Work required: Every record here must be set down once more, precisely as it reads.

Excerpted data:
────────────────────
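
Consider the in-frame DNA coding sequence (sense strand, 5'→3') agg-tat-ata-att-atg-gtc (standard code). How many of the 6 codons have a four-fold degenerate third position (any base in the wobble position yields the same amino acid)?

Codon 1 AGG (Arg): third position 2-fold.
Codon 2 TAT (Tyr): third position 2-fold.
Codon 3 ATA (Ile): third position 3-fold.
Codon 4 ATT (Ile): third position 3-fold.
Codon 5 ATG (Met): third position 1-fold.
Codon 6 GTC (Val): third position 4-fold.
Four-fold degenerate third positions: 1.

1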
────────────────────
Solution:
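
Consider the in-frame DNA coding sequence (sense strand, 5'→3') agg-tat-ata-att-atg-gtc (standard code). How many of the 6 codons have a four-fold degenerate third position (any base in the wobble position yields the same amino acid)?

Codon 1 AGG (Arg): third position 2-fold.
Codon 2 TAT (Tyr): third position 2-fold.
Codon 3 ATA (Ile): third position 3-fold.
Codon 4 ATT (Ile): third position 3-fold.
Codon 5 ATG (Met): third position 1-fold.
Codon 6 GTC (Val): third position 4-fold.
Four-fold degenerate third positions: 1.

1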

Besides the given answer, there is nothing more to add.